RECORDS PROVIDED:

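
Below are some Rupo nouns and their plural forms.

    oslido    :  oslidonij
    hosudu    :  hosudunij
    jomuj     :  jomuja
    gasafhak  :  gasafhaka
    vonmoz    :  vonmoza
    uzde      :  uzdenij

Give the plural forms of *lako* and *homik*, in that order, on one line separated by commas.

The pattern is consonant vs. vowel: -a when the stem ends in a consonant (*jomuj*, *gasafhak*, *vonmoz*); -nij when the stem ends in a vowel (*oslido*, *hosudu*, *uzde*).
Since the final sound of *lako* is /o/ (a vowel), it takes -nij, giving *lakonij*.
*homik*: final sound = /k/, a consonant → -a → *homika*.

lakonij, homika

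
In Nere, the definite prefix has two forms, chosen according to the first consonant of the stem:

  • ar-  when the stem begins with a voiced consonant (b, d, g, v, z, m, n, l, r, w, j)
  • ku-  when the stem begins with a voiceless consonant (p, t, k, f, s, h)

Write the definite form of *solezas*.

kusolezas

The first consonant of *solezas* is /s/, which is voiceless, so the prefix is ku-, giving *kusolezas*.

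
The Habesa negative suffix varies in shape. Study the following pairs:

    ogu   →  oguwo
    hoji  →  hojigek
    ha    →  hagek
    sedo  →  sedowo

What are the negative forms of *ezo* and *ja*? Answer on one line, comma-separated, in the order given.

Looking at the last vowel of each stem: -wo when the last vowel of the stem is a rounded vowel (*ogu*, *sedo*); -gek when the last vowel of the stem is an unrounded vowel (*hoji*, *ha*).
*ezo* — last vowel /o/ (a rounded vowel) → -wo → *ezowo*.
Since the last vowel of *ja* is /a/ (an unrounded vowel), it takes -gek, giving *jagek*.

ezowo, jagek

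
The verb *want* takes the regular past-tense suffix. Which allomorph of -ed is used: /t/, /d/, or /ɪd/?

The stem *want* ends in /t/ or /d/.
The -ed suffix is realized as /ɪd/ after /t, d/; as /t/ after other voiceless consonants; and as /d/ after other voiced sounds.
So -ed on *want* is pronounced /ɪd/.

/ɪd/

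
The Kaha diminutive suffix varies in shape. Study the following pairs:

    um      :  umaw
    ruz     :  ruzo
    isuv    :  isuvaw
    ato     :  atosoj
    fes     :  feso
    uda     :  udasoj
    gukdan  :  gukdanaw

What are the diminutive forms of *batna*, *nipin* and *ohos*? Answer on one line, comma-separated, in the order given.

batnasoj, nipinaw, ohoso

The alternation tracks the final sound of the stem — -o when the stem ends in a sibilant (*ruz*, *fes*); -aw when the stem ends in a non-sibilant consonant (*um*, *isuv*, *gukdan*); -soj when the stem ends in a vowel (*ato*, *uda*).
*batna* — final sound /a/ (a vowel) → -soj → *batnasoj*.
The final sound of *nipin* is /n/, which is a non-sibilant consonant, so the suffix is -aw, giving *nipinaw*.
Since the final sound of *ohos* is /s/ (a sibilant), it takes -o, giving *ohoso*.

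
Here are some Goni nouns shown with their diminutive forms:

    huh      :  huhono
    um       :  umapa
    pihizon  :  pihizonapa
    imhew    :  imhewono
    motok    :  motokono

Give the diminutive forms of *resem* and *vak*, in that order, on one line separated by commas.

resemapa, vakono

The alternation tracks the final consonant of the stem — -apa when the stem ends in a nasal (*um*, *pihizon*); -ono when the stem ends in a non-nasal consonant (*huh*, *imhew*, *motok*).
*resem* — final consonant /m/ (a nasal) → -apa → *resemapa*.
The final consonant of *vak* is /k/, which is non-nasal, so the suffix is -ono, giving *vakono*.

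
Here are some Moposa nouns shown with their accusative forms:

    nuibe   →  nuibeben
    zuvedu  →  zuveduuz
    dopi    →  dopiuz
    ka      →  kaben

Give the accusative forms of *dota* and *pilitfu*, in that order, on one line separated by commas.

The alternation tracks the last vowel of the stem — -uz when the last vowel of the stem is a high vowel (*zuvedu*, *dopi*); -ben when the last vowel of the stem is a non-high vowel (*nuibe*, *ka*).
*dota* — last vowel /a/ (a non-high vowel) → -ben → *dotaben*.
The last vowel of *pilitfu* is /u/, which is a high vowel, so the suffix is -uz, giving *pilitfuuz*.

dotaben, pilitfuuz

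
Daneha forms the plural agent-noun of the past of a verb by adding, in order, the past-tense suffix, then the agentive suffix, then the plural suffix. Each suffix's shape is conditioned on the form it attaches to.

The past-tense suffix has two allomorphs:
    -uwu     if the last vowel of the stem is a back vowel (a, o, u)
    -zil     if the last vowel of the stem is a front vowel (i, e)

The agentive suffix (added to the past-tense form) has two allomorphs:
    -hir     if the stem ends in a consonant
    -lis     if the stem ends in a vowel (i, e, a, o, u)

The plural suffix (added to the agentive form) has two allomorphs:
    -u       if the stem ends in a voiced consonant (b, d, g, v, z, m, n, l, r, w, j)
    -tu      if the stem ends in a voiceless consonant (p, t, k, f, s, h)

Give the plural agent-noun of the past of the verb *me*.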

...

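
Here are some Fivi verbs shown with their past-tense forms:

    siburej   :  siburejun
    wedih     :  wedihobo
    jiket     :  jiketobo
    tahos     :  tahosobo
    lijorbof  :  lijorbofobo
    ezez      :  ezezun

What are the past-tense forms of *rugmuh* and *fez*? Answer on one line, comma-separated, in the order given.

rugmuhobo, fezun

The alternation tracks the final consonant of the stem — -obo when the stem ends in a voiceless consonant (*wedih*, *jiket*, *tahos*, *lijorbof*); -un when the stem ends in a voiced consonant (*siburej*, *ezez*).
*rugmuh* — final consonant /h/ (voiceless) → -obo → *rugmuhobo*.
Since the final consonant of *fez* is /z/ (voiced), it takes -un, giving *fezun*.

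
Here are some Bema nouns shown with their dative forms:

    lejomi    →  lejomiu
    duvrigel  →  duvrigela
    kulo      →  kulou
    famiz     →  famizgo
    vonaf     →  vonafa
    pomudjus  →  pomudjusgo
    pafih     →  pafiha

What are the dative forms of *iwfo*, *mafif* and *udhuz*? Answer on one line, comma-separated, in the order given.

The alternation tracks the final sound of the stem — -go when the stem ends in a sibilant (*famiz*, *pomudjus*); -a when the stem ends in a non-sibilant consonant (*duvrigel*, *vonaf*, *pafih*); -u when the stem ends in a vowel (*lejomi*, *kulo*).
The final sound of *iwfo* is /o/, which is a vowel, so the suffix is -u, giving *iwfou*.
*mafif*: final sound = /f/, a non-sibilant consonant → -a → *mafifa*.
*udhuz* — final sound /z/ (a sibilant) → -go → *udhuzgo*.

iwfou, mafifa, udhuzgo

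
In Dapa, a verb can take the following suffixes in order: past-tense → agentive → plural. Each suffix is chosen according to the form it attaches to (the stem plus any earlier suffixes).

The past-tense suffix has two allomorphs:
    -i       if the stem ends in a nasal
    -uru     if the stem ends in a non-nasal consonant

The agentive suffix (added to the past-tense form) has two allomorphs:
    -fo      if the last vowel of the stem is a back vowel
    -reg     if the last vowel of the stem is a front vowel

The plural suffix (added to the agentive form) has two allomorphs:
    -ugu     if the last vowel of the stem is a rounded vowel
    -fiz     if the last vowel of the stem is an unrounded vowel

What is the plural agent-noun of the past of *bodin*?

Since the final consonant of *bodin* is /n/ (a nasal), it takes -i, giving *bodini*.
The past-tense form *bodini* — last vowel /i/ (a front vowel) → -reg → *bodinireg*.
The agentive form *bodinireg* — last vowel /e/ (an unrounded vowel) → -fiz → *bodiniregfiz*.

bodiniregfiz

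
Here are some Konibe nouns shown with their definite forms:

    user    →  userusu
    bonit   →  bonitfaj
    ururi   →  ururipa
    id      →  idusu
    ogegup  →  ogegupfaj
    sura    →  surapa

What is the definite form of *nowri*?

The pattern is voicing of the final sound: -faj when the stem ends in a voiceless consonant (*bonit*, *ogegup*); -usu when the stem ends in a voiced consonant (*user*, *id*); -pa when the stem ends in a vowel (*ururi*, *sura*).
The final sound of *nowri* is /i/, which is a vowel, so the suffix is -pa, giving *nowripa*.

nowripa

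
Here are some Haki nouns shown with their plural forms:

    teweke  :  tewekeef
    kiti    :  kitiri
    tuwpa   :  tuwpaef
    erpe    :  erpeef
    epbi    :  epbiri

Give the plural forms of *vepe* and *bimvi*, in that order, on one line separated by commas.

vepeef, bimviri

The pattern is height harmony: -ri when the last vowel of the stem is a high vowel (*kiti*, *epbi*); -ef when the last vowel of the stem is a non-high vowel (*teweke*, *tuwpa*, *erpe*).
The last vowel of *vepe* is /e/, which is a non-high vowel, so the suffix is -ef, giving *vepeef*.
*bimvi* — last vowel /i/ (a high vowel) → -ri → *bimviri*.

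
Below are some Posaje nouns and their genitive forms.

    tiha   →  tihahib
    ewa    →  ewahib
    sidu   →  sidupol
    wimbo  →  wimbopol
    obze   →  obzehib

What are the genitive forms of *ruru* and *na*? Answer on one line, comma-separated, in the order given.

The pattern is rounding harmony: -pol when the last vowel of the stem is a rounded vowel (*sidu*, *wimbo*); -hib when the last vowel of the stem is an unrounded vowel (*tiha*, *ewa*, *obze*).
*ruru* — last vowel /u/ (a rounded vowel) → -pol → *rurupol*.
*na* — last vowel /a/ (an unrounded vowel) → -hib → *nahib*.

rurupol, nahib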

...

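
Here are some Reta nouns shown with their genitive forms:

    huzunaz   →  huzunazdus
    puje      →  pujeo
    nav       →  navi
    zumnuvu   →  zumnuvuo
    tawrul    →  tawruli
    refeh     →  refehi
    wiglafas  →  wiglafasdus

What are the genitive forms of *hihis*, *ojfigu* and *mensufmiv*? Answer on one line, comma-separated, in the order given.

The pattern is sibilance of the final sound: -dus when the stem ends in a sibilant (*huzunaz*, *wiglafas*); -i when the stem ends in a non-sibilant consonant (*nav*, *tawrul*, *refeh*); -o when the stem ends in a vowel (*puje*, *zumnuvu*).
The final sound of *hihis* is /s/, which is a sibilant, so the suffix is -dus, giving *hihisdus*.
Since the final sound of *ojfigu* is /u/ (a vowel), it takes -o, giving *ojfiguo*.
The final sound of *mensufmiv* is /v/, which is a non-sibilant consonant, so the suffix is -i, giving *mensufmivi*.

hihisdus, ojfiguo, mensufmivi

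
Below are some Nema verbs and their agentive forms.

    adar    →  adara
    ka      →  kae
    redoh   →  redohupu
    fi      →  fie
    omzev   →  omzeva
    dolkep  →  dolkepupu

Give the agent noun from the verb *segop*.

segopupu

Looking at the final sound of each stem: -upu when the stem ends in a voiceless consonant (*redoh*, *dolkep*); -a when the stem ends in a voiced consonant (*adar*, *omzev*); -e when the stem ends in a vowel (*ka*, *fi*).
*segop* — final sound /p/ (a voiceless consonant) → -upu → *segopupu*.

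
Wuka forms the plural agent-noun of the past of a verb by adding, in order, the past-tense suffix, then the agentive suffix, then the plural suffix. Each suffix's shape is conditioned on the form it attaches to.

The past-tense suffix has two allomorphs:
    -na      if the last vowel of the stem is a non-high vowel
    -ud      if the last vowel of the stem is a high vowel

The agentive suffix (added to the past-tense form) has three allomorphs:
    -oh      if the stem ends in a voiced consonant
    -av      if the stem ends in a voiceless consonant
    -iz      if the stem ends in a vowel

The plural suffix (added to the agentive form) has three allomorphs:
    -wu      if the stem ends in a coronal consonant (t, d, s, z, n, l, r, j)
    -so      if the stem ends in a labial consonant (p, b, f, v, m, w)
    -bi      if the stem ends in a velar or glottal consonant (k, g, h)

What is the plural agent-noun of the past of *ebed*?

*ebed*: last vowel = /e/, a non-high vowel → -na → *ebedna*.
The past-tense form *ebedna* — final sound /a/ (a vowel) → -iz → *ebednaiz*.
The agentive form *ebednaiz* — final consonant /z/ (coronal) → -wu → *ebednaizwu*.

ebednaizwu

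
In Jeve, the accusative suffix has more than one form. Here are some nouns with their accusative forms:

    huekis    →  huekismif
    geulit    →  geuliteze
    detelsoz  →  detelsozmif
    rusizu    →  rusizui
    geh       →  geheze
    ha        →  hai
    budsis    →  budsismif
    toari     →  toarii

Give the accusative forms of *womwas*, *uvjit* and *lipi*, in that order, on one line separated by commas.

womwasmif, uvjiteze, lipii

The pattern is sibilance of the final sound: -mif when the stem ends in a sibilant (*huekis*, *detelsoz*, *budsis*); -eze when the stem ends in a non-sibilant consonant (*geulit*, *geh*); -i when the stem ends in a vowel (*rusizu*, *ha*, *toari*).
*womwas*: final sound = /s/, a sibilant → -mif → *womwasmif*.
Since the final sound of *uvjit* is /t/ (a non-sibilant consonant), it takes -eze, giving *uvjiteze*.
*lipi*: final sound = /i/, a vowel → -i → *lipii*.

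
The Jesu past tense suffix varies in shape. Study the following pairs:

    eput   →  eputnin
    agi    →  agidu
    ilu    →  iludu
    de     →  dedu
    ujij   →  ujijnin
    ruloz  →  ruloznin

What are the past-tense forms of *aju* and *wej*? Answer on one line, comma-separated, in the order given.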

WORK INSTRUCTION: Count how many lines in the entries above hold the word "Study". Give that number by itself.

YOUR RESPONSE: 3